To do: The required output is all lines below that contain the word "iterated".

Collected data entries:
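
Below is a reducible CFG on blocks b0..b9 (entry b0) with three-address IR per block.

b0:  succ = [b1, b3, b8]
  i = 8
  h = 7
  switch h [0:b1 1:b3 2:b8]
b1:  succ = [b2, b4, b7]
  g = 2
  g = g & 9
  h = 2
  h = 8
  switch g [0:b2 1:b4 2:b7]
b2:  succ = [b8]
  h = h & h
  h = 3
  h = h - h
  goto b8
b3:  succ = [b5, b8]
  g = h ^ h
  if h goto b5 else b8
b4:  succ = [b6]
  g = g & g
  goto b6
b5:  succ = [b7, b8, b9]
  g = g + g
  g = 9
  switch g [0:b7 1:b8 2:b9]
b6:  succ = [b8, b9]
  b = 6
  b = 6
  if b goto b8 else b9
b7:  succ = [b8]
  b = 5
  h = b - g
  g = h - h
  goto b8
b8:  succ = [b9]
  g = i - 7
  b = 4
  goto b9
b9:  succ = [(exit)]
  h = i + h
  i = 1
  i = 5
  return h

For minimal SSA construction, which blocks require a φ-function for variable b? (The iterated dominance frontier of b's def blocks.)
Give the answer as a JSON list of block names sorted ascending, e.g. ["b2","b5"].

Answer: ["b8", "b9"]

Analysis:
idom tree: b1←b0 b2←b1 b3←b0 b4←b1 b5←b3 b6←b4 b7←b0 b8←b0 b9←b0
Dom∩ at merges:
  b7: preds {b1,b5}: {b0,b1} ∩ {b0,b3,b5} = {b0}; idom=b0
  b8: preds {b0,b2,b3,b5,b6,b7}: {b0} ∩ {b0,b1,b2} ∩ {b0,b3} ∩ {b0,b3,b5} ∩ {b0,b1,b4,b6} ∩ {b0,b7} = {b0}; idom=b0
  b9: preds {b5,b6,b8}: {b0,b3,b5} ∩ {b0,b1,b4,b6} ∩ {b0,b8} = {b0}; idom=b0

DF derivation:
  join b7 pred b1: b1 stop@b0
  join b7 pred b5: b5→b3 stop@b0
  join b8 pred b0: · stop@b0
  join b8 pred b2: b2→b1 stop@b0
  join b8 pred b3: b3 stop@b0
  join b8 pred b5: b5→b3 stop@b0
  join b8 pred b6: b6→b4→b1 stop@b0
  join b8 pred b7: b7 stop@b0
  join b9 pred b5: b5→b3 stop@b0
  join b9 pred b6: b6→b4→b1 stop@b0
  join b9 pred b8: b8 stop@b0
  b0: DF=∅
  b1: DF={b7,b8,b9}
  b2: DF={b8}
  b3: DF={b7,b8,b9}
  b4: DF={b8,b9}
  b5: DF={b7,b8,b9}
  b6: DF={b8,b9}
  b7: DF={b8}
  b8: DF={b9}
  b9: DF=∅

φ for b: defs {b6,b7,b8}
  DF⁺ = {b8,b9}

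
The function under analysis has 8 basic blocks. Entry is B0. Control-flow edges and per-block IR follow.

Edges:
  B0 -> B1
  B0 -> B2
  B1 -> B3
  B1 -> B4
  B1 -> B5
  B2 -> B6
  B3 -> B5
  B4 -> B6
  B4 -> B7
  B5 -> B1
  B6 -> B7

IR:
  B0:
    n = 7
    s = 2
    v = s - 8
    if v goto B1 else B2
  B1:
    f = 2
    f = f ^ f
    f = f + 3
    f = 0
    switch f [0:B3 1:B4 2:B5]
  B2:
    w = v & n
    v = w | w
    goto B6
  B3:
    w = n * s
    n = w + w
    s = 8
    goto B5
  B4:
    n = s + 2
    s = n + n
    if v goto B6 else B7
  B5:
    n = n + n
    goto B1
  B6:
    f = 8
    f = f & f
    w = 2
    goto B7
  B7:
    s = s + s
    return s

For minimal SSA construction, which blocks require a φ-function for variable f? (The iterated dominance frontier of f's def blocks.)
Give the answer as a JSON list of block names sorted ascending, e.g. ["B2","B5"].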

Exercise output:
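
For minimal SSA construction, which blocks require a φ-function for variable b? (The iterated dominance frontier of b's def blocks.)
For minimal SSA construction, which blocks require a φ-function for variable f? (The iterated dominance frontier of f's def blocks.)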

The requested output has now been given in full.